# [HOW TO COMPLETE THIS TASK]
The response should consist of the records that follow, repeated exactly.
+++ DATA EXTRACTS
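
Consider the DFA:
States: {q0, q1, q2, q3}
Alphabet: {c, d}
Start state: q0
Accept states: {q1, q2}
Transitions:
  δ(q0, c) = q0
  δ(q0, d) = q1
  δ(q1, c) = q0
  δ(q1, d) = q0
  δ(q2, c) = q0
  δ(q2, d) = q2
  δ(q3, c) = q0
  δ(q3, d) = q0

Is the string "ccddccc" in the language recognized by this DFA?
Processing string "ccddccc":
  q0 --c--> q0
  q0 --c--> q0
  q0 --d--> q1
  q1 --d--> q0
  q0 --c--> q0
  q0 --c--> q0
  q0 --c--> q0
Final state: q0
Accept states: {q1, q2}
No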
++++++
# [TASK SOLUTION]
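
Consider the DFA:
States: {q0, q1, q2, q3}
Alphabet: {c, d}
Start state: q0
Accept states: {q1, q2}
Transitions:
  δ(q0, c) = q0
  δ(q0, d) = q1
  δ(q1, c) = q0
  δ(q1, d) = q0
  δ(q2, c) = q0
  δ(q2, d) = q2
  δ(q3, c) = q0
  δ(q3, d) = q0

Is the string "ccddccc" in the language recognized by this DFA?
Processing string "ccddccc":
  q0 --c--> q0
  q0 --c--> q0
  q0 --d--> q1
  q1 --d--> q0
  q0 --c--> q0
  q0 --c--> q0
  q0 --c--> q0
Final state: q0
Accept states: {q1, q2}
No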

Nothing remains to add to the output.